• [Information shown]:
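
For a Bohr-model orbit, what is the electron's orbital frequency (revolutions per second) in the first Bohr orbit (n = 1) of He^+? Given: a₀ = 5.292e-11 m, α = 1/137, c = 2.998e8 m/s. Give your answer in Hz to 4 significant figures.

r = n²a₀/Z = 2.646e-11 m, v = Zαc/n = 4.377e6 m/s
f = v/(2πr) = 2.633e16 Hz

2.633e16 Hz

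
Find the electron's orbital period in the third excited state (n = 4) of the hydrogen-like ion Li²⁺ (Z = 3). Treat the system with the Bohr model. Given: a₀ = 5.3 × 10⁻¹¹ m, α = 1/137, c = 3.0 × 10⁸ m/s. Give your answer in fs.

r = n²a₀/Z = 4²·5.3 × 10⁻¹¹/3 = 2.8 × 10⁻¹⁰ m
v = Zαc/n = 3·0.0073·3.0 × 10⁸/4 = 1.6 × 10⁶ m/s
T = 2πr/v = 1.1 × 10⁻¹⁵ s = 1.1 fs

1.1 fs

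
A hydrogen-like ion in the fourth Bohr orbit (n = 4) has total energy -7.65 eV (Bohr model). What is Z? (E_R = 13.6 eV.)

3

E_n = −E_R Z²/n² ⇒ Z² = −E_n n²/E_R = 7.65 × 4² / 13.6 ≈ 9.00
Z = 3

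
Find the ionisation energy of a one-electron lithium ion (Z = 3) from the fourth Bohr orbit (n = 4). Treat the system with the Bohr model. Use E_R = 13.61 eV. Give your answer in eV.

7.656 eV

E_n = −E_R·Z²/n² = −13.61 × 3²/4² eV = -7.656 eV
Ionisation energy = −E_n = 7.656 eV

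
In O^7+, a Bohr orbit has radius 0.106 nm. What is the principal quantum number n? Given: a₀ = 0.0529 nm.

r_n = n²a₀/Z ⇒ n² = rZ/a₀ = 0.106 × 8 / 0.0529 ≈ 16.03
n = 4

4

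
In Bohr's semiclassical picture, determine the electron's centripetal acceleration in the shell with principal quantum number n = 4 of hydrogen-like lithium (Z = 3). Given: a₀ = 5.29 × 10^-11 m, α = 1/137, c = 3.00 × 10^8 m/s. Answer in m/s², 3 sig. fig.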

• [Work task]:
In full and without alteration, transcribe the listing above.

• [Answer to the problem]:
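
For a Bohr-model orbit, what is the electron's orbital frequency (revolutions per second) in the first Bohr orbit (n = 1) of He^+? Given: a₀ = 5.292e-11 m, α = 1/137, c = 2.998e8 m/s. Give your answer in Hz to 4 significant figures.

r = n²a₀/Z = 2.646e-11 m, v = Zαc/n = 4.377e6 m/s
f = v/(2πr) = 2.633e16 Hz

2.633e16 Hz

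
Find the electron's orbital period in the third excited state (n = 4) of the hydrogen-like ion Li²⁺ (Z = 3). Treat the system with the Bohr model. Given: a₀ = 5.3 × 10⁻¹¹ m, α = 1/137, c = 3.0 × 10⁸ m/s. Give your answer in fs.

r = n²a₀/Z = 4²·5.3 × 10⁻¹¹/3 = 2.8 × 10⁻¹⁰ m
v = Zαc/n = 3·0.0073·3.0 × 10⁸/4 = 1.6 × 10⁶ m/s
T = 2πr/v = 1.1 × 10⁻¹⁵ s = 1.1 fs

1.1 fs

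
A hydrogen-like ion in the fourth Bohr orbit (n = 4) has total energy -7.65 eV (Bohr model). What is Z? (E_R = 13.6 eV.)

3

E_n = −E_R Z²/n² ⇒ Z² = −E_n n²/E_R = 7.65 × 4² / 13.6 ≈ 9.00
Z = 3

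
Find the ionisation energy of a one-electron lithium ion (Z = 3) from the fourth Bohr orbit (n = 4). Treat the system with the Bohr model. Use E_R = 13.61 eV. Give your answer in eV.

7.656 eV

E_n = −E_R·Z²/n² = −13.61 × 3²/4² eV = -7.656 eV
Ionisation energy = −E_n = 7.656 eV

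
In O^7+, a Bohr orbit has radius 0.106 nm. What is the principal quantum number n? Given: a₀ = 0.0529 nm.

r_n = n²a₀/Z ⇒ n² = rZ/a₀ = 0.106 × 8 / 0.0529 ≈ 16.03
n = 4

4

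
In Bohr's semiclassical picture, determine the electron's centripetal acceleration in the shell with principal quantum number n = 4 of hydrogen-like lithium (Z = 3). Given: a₀ = 5.29 × 10^-11 m, α = 1/137, c = 3.00 × 10^8 m/s. Answer in m/s², 3 sig. fig.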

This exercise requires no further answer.